» **DIRECTIONS**:
In how many lines of the records does "place" appear? Answer with one number.

» **GIVEN ENTRIES**:
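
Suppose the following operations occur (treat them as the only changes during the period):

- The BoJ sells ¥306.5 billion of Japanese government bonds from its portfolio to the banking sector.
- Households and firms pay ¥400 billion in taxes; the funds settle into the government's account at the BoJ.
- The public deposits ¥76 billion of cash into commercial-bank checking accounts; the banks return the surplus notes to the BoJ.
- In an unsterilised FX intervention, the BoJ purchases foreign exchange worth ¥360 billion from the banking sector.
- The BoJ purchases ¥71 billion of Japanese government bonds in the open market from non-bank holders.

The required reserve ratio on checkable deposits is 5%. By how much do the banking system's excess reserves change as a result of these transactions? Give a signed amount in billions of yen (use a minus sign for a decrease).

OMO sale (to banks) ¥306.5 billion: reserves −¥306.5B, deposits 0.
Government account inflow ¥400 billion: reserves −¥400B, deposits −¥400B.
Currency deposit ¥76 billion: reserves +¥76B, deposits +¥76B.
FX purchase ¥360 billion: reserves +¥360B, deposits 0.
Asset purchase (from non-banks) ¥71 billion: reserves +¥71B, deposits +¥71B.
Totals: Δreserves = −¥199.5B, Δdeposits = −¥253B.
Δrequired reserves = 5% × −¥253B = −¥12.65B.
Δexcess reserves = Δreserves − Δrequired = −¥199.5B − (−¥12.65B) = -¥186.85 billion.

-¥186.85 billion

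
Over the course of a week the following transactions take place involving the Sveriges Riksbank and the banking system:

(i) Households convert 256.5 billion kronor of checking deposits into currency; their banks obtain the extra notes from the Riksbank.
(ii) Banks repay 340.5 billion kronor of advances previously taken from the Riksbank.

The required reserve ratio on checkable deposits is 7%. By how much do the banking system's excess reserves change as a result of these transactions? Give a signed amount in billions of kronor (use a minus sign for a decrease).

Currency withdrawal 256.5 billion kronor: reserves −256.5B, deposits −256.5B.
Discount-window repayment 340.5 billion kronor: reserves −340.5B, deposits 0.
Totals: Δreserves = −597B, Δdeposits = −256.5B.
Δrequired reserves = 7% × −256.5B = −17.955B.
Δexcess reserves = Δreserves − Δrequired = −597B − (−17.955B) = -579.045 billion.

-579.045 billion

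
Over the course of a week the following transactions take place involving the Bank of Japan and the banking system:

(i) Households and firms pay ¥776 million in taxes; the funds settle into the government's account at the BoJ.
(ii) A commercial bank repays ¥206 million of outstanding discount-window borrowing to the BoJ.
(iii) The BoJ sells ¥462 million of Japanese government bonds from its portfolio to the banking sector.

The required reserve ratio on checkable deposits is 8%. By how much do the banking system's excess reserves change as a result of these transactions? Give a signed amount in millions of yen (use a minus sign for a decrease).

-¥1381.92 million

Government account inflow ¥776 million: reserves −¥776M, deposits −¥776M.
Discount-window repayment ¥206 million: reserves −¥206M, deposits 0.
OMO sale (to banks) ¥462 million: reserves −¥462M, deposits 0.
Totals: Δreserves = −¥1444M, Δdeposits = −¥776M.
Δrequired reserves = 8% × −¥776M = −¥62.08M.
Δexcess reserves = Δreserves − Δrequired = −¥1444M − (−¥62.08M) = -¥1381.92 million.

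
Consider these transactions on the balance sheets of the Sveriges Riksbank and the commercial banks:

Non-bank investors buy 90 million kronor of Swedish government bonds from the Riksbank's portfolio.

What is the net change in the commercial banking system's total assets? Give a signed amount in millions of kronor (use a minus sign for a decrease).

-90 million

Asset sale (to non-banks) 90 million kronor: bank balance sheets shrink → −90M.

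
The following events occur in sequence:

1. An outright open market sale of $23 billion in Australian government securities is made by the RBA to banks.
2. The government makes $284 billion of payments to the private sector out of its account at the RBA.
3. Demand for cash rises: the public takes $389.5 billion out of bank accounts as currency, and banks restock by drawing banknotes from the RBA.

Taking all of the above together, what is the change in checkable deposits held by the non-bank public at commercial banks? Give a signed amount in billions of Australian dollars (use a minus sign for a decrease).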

» **RESPONSE TO THIS EXERCISE**:
2